Required action:
Extract the final stretch of the data: the line that contains "that σ(k) = σ(0)." and every line after it, unaltered, and no other lines.

Data items
########

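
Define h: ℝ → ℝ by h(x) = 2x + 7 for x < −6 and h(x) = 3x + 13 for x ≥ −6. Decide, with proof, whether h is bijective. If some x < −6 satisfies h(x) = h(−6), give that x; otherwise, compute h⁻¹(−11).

-9

Both pieces are strictly increasing (slopes 2 and 3), so each is injective on its own interval.
The left piece maps (−∞, −6) onto (−∞, −5); the right piece maps [−6, ∞) onto [−5, ∞).
Since −5 = −5, the images partition ℝ: h is injective and surjective, hence bijective.
Because the two images are disjoint, no x < −6 has h(x) = h(−6), so we compute h⁻¹(−11): −11 lies in (−∞, −5), so solve 2x + 7 = −11: x = (−11 − 7)/2 = −9.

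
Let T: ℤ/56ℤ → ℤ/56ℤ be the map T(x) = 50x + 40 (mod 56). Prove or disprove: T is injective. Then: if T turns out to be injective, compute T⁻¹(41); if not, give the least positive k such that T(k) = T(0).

We have gcd(50, 56) = 2 > 1. Taking u = 0 and v = 28: T(0) = 40 and T(28) = 50·28 + 40 = 1440 ≡ 40 (mod 56).
So T(0) = T(28) while 0 ≠ 28, so T is not injective.
Since T is not injective, we find the least positive k with T(k) = T(0): this means 50k ≡ 0 (mod 56), i.e. 56 ∣ 50k. Since gcd(50, 56) = 2, dividing through by 2 this holds exactly when 28 ∣ 25k, and as gcd(25, 28) = 1, exactly when 28 ∣ k.
The smallest positive such k is 28.

28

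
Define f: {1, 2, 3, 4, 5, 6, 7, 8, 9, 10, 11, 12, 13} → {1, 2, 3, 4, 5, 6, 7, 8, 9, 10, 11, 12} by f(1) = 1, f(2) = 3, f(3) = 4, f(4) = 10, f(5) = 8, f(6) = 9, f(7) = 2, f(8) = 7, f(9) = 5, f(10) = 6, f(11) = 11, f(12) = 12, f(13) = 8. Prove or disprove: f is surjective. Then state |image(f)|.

12

Every element of the codomain has a preimage: 1 = f(1), 2 = f(7), 3 = f(2), 4 = f(3), 5 = f(9), 6 = f(10), 7 = f(8), 8 = f(5), 9 = f(6), 10 = f(4), 11 = f(11), 12 = f(12).
Hence f is surjective.
The image of f is {1, 2, 3, 4, 5, 6, 7, 8, 9, 10, 11, 12}, which has 12 elements.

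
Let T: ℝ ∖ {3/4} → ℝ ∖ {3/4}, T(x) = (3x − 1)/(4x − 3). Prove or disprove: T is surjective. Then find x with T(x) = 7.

4/5

For any y ≠ 3/4, solving y(4x − 3) = 3x − 1 for x gives a well-defined x ≠ 3/4. So T is surjective.
Solving T(x) = 7: cross-multiplying gives 3x − 1 = 7(4x − 3), which rearranges to −25x = −20, so x = 4/5.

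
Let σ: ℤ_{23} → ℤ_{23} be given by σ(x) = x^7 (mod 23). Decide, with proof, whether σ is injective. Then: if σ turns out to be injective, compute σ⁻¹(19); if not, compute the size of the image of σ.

Since 23 is prime, the nonzero elements of ℤ_{23} form a cyclic group of order 22.
As gcd(7, 22) = 1, raising to the 7th power is a bijection on this group: if u^7 ≡ v^7 then (uv^{−1})^7 = 1, and the only element of order dividing gcd(7, 22) = 1 is 1, so u = v.
With σ(0) = 0 this makes σ injective on all of ℤ_{23}, hence bijective (finite equal-size domain and codomain). In particular σ is injective.
Since σ is injective, we find the preimage of 19. The inverse of x ↦ x^7 on (ℤ_{23})^× is x ↦ x^19, because 7·19 = 133 = 6·22 + 1 ≡ 1 (mod 22) and x^{22} = 1 for x ≠ 0 (Fermat). So σ⁻¹(19) = 19^19 mod 23.
Repeated squaring mod 23: 19^1 ≡ 19, 19^2 ≡ 19² = 361 ≡ 16, 19^4 ≡ 16² = 256 ≡ 3, 19^8 ≡ 3² = 9, 19^16 ≡ 9² = 81 ≡ 12. Since 19 = 16 + 2 + 1, 19^19 ≡ 12·16·19: 12·16 = 192 ≡ 8, then 8·19 = 152 ≡ 14. So 19^19 ≡ 14 (mod 23).
Hence σ⁻¹(19) = 14.

14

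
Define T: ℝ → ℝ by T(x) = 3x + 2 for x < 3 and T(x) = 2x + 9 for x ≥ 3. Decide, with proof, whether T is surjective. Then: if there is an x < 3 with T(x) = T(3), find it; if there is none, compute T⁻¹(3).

1/3

Both pieces are strictly increasing (slopes 3 and 2), so each is injective on its own interval.
The left piece maps (−∞, 3) onto (−∞, 11); the right piece maps [3, ∞) onto [15, ∞).
The union (−∞, 11) ∪ [15, ∞) omits the interval between 11 and 15; in particular 11 has no preimage. So T is not surjective.
Because the two images are disjoint, no x < 3 has T(x) = T(3), so we compute T⁻¹(3): 3 lies in (−∞, 11), so solve 3x + 2 = 3: x = (3 − 2)/3 = 1/3.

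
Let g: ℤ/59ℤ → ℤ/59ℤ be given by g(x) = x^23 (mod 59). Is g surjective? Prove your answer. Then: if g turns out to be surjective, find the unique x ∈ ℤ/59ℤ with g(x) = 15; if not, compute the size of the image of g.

21

Since 59 is prime, the nonzero elements of ℤ/59ℤ form a cyclic group of order 58.
As gcd(23, 58) = 1, raising to the 23rd power is a bijection on this group: if s^23 ≡ t^23 then (st^{−1})^23 = 1, and the only element of order dividing gcd(23, 58) = 1 is 1, so s = t.
With g(0) = 0 this makes g injective on all of ℤ/59ℤ, hence bijective (finite equal-size domain and codomain). In particular g is surjective.
Since g is surjective, we find the preimage of 15. The inverse of x ↦ x^23 on (ℤ/59ℤ)^× is x ↦ x^53, because 23·53 = 1219 = 21·58 + 1 ≡ 1 (mod 58) and x^{58} = 1 for x ≠ 0 (Fermat). So g⁻¹(15) = 15^53 mod 59.
Repeated squaring mod 59: 15^1 ≡ 15, 15^2 ≡ 15² = 225 ≡ 48, 15^4 ≡ 48² = 2304 ≡ 3, 15^8 ≡ 3² = 9, 15^16 ≡ 9² = 81 ≡ 22, 15^32 ≡ 22² = 484 ≡ 12. Since 53 = 32 + 16 + 4 + 1, 15^53 ≡ 12·22·3·15: 12·22 = 264 ≡ 28, then 28·3 = 84 ≡ 25, then 25·15 = 375 ≡ 21. So 15^53 ≡ 21 (mod 59).
Hence g⁻¹(15) = 21.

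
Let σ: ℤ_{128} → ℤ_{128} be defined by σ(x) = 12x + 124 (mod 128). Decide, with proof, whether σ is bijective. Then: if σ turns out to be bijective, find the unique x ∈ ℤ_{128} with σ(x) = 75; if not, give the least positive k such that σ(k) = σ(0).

32

We have gcd(12, 128) = 4 > 1. Taking u = 0 and v = 32: σ(0) = 124 and σ(32) = 12·32 + 124 = 508 ≡ 124 (mod 128).
So σ(0) = σ(32) while 0 ≠ 32, therefore σ is not injective, hence not bijective.
Since σ is not bijective, we find the least positive k with σ(k) = σ(0): this means 12k ≡ 0 (mod 128), i.e. 128 ∣ 12k. Since gcd(12, 128) = 4, dividing through by 4 this holds exactly when 32 ∣ 3k, and as gcd(3, 32) = 1, exactly when 32 ∣ k.
The smallest positive such k is 32.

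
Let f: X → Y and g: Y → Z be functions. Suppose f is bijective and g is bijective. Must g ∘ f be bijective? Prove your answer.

bijective

Injectivity: if g(f(s)) = g(f(t)) then f(s) = f(t) (g injective) so s = t (f injective).
Surjectivity: for c ∈ Z pick b with g(b) = c, then a with f(a) = b; then (g ∘ f)(a) = c.
Hence g ∘ f is bijective.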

########

Task answer:
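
Let σ: ℤ_{128} → ℤ_{128} be defined by σ(x) = 12x + 124 (mod 128). Decide, with proof, whether σ is bijective. Then: if σ turns out to be bijective, find the unique x ∈ ℤ_{128} with σ(x) = 75; if not, give the least positive k such that σ(k) = σ(0).

32

We have gcd(12, 128) = 4 > 1. Taking u = 0 and v = 32: σ(0) = 124 and σ(32) = 12·32 + 124 = 508 ≡ 124 (mod 128).
So σ(0) = σ(32) while 0 ≠ 32, therefore σ is not injective, hence not bijective.
Since σ is not bijective, we find the least positive k with σ(k) = σ(0): this means 12k ≡ 0 (mod 128), i.e. 128 ∣ 12k. Since gcd(12, 128) = 4, dividing through by 4 this holds exactly when 32 ∣ 3k, and as gcd(3, 32) = 1, exactly when 32 ∣ k.
The smallest positive such k is 32.

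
Let f: X → Y and g: Y → Z be functions. Suppose f is bijective and g is bijective. Must g ∘ f be bijective? Prove your answer.

bijective

Injectivity: if g(f(s)) = g(f(t)) then f(s) = f(t) (g injective) so s = t (f injective).
Surjectivity: for c ∈ Z pick b with g(b) = c, then a with f(a) = b; then (g ∘ f)(a) = c.
Hence g ∘ f is bijective.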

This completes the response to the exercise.